> Action item
Of the records below, reproduce only the span that opens with the line containing "In a sensor-bias network, Ra" and closes with the last line.

(Saved data entries)

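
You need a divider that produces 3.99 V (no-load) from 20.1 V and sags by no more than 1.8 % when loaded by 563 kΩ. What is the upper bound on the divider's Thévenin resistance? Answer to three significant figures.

Loading drop = R_th/(R_th + R_L) ≤ 0.0180, so R_th ≤ R_L · ε/(1−ε) = 563 kΩ × 0.0180/0.9820 = 10.3 kΩ.

R_th ≤ 10.3 kΩ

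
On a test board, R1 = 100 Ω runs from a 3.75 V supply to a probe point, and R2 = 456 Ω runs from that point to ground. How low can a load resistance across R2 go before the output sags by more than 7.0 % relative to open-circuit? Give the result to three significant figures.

Output resistance R_th = R1‖R2 = (100 × 456)/556.0 = 82.01 Ω.
The fractional drop is R_th/(R_th + R_L); requiring this ≤ 0.0700 gives R_L ≥ R_th(1/0.0700 − 1) = 82.01 × 13.29 = 1.09 kΩ.

R_L(min) ≈ 1.09 kΩ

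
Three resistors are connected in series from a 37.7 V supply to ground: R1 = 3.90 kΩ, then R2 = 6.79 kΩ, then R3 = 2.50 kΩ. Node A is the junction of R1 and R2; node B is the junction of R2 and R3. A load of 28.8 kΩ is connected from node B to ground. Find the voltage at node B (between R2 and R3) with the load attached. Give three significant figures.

At node B, R3 is in parallel with the load: R3‖R_L = 2.300 kΩ.
Below node A the resistance is R2 + (R3‖R_L) = 9.090 kΩ, so V_A = 37.7 × 9.090/12.99 = 26.38 V.
Then V_B = V_A × (R3‖R_L)/(R2 + R3‖R_L) = 26.38 × 2.300/9.090 = 6.68 V.

V ≈ 6.68 V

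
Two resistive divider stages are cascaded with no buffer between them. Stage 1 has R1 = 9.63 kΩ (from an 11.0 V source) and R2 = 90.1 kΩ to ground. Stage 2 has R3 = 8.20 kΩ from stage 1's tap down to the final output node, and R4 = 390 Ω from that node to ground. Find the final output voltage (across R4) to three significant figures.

V_out ≈ 0.224 V

Stage 2 presents R3+R4 = 8590 Ω as a load on stage 1's tap.
Stage 1's lower leg becomes R2‖(R3+R4) = 7842 Ω, so V_mid = 11.0 × 7842/17470 = 4.937 V.
Stage 2 is itself unloaded: V_out = V_mid × R4/(R3+R4) = 4.937 × 390/8590 = 0.224 V.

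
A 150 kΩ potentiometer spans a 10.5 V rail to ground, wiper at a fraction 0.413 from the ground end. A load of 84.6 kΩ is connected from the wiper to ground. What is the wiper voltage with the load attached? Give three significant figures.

The wiper splits the pot into (1−α)R = 88.05 kΩ above and αR = 61.95 kΩ below.
Lower section ‖ load = 35.76 kΩ.
V_wiper = 10.5 × 35.76/(88.05 + 35.76) = 3.03 V.

V ≈ 3.03 V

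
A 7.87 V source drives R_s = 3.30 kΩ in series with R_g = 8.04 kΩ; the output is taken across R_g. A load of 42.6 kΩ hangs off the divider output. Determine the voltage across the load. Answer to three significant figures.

V_out ≈ 5.29 V

The load sits in parallel with R_g: R_g‖R_L = (8.04 × 42.6) / (8.04 + 42.6) = 6.764 kΩ.
V_out = 7.87 × 6.764 / (3.30 + 6.764) = 7.87 × 6.764/10.06 = 5.29 V.
(Unloaded it would have been 5.58 V.)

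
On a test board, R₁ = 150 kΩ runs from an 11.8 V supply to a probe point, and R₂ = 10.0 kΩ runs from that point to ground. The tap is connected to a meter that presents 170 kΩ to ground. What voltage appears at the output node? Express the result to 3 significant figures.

V_out ≈ 0.699 V

The load sits in parallel with R₂: R₂‖R_L = (10.0 × 170) / (10.0 + 170) = 9.444 kΩ.
V_out = 11.8 × 9.444 / (150 + 9.444) = 11.8 × 9.444/159.4 = 0.699 V.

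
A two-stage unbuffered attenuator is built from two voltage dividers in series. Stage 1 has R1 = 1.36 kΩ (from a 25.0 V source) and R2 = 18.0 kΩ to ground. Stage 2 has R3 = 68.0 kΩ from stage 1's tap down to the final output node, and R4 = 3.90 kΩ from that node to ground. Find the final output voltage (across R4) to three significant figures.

V_out ≈ 1.24 V

Stage 2 presents R3+R4 = 71.90 kΩ as a load on stage 1's tap.
Stage 1's lower leg becomes R2‖(R3+R4) = 14.40 kΩ, so V_mid = 25.0 × 14.40/15.76 = 22.84 V.
Stage 2 is itself unloaded: V_out = V_mid × R4/(R3+R4) = 22.84 × 3.90/71.90 = 1.24 V.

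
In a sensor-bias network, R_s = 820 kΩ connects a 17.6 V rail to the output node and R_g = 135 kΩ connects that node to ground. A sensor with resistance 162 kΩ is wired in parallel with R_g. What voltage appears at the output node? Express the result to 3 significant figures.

The load sits in parallel with R_g: R_g‖R_L = (135 × 162) / (135 + 162) = 73.64 kΩ.
V_out = 17.6 × 73.64 / (820 + 73.64) = 17.6 × 73.64/893.6 = 1.45 V.

V_out ≈ 1.45 V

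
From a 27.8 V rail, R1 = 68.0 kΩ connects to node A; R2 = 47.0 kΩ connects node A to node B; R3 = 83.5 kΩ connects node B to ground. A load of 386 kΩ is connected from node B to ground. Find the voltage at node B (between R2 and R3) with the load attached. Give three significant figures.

V ≈ 10.4 V

At node B, R3 is in parallel with the load: R3‖R_L = 68.65 kΩ.
Below node A the resistance is R2 + (R3‖R_L) = 115.6 kΩ, so V_A = 27.8 × 115.6/183.6 = 17.51 V.
Then V_B = V_A × (R3‖R_L)/(R2 + R3‖R_L) = 17.51 × 68.65/115.6 = 10.4 V.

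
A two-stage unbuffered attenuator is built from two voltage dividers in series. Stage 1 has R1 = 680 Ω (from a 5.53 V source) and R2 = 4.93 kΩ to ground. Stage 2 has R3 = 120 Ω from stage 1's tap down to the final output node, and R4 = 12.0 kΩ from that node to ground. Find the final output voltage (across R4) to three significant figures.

V_out ≈ 4.59 V

Stage 2 presents R3+R4 = 12120 Ω as a load on stage 1's tap.
Stage 1's lower leg becomes R2‖(R3+R4) = 3504 Ω, so V_mid = 5.53 × 3504/4184 = 4.631 V.
Stage 2 is itself unloaded: V_out = V_mid × R4/(R3+R4) = 4.631 × 12000/12120 = 4.59 V.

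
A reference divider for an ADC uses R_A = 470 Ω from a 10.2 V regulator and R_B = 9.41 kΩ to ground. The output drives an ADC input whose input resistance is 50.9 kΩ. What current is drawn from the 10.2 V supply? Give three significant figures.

R_B‖R_L = 7942 Ω, so the source sees R_A + R_B‖R_L = 8412 Ω.
I = 10.2 V / 8412 Ω = 1.21 mA.

I ≈ 1.21 mA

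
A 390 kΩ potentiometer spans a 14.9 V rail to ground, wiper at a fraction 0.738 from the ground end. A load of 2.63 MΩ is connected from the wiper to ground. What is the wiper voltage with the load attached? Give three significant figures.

V ≈ 10.7 V

The wiper splits the pot into (1−α)R = 102.2 kΩ above and αR = 287.8 kΩ below.
Lower section ‖ load = 259.4 kΩ.
V_wiper = 14.9 × 259.4/(102.2 + 259.4) = 10.7 V.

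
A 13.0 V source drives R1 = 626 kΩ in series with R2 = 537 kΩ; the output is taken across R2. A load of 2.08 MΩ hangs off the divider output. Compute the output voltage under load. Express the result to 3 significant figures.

V_out ≈ 5.27 V

The load sits in parallel with R2: R2‖R_L = (537 × 2080) / (537 + 2080) = 426.8 kΩ.
V_out = 13.0 × 426.8 / (626 + 426.8) = 13.0 × 426.8/1053 = 5.27 V.
(Unloaded it would have been 6.00 V.)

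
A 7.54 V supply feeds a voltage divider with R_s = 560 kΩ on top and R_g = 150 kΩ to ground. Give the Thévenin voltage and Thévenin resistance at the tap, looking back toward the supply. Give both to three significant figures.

V_th is the open-circuit tap voltage: 7.54 × 150/(560 + 150) = 1.59 V.
With the supply zeroed, R_s and R_g appear in parallel from the tap: R_th = R_s‖R_g = (560 × 150)/710.0 = 118 kΩ.

V_th = 1.59 V, R_th = 118 kΩ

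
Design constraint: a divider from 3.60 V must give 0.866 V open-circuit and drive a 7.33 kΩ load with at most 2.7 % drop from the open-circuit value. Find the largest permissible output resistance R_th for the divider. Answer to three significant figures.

Loading drop = R_th/(R_th + R_L) ≤ 0.0270, so R_th ≤ R_L · ε/(1−ε) = 7.33 kΩ × 0.0270/0.9730 = 203 Ω.
(Any R1, R2 with R2/(R1+R2) = 0.241 and R1‖R2 ≤ 203 Ω will meet the spec.)

R_th ≤ 203 Ω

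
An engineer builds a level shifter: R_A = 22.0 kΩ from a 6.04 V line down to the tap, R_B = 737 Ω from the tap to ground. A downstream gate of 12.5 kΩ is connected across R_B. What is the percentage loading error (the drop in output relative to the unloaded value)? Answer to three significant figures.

The divider's output (Thévenin) resistance is R_A‖R_B = 713.1 Ω.
Fractional drop under load = R_th/(R_th + R_L) = 713.1 / (713.1 + 12500) = 0.05397.
So the output falls by 5.40 %.

5.40 %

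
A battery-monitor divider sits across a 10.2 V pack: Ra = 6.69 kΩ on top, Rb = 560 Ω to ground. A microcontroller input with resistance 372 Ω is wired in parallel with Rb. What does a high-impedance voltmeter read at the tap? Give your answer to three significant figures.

The load sits in parallel with Rb: Rb‖R_L = (560 × 372) / (560 + 372) = 223.5 Ω.
V_out = 10.2 × 223.5 / (6690 + 223.5) = 10.2 × 223.5/6914 = 0.330 V.

V_out ≈ 0.330 V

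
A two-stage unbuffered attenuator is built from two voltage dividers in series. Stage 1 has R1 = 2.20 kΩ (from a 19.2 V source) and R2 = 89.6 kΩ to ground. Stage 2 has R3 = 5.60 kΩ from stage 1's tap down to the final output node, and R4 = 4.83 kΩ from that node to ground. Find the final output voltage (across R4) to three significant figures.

Stage 2 presents R3+R4 = 10.43 kΩ as a load on stage 1's tap.
Stage 1's lower leg becomes R2‖(R3+R4) = 9.342 kΩ, so V_mid = 19.2 × 9.342/11.54 = 15.54 V.
Stage 2 is itself unloaded: V_out = V_mid × R4/(R3+R4) = 15.54 × 4.83/10.43 = 7.20 V.

V_out ≈ 7.20 V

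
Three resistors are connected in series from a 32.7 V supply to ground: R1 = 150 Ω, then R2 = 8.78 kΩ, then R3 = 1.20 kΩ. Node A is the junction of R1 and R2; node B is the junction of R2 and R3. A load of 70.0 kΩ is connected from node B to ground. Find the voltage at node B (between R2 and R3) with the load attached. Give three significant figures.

At node B, R3 is in parallel with the load: R3‖R_L = 1180 Ω.
Below node A the resistance is R2 + (R3‖R_L) = 9960 Ω, so V_A = 32.7 × 9960/10110 = 32.21 V.
Then V_B = V_A × (R3‖R_L)/(R2 + R3‖R_L) = 32.21 × 1180/9960 = 3.82 V.

V ≈ 3.82 V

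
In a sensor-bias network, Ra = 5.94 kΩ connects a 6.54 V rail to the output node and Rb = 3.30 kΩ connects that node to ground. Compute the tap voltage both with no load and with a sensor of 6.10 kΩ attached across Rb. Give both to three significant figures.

Unloaded: 2.34 V; loaded: 1.73 V

Open-circuit: V = 6.54 × 3.30/(5.94 + 3.30) = 2.34 V.
With the load, Rb becomes Rb‖R_L = 2.141 kΩ, so V = 6.54 × 2.141/8.081 = 1.73 V.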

> Answer to the exercise
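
In a sensor-bias network, Ra = 5.94 kΩ connects a 6.54 V rail to the output node and Rb = 3.30 kΩ connects that node to ground. Compute the tap voltage both with no load and with a sensor of 6.10 kΩ attached across Rb. Give both to three significant figures.

Unloaded: 2.34 V; loaded: 1.73 V

Open-circuit: V = 6.54 × 3.30/(5.94 + 3.30) = 2.34 V.
With the load, Rb becomes Rb‖R_L = 2.141 kΩ, so V = 6.54 × 2.141/8.081 = 1.73 V.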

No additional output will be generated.